(Saved data entries)
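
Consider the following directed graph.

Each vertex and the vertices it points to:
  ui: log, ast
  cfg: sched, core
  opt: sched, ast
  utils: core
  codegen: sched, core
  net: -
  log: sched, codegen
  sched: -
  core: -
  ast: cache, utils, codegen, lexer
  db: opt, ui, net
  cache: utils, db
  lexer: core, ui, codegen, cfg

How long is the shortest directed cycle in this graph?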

* REQUIRED WORK
Please show every line above that includes the word "directed".

* EXERCISE OUTPUT
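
Consider the following directed graph.
How long is the shortest directed cycle in this graph?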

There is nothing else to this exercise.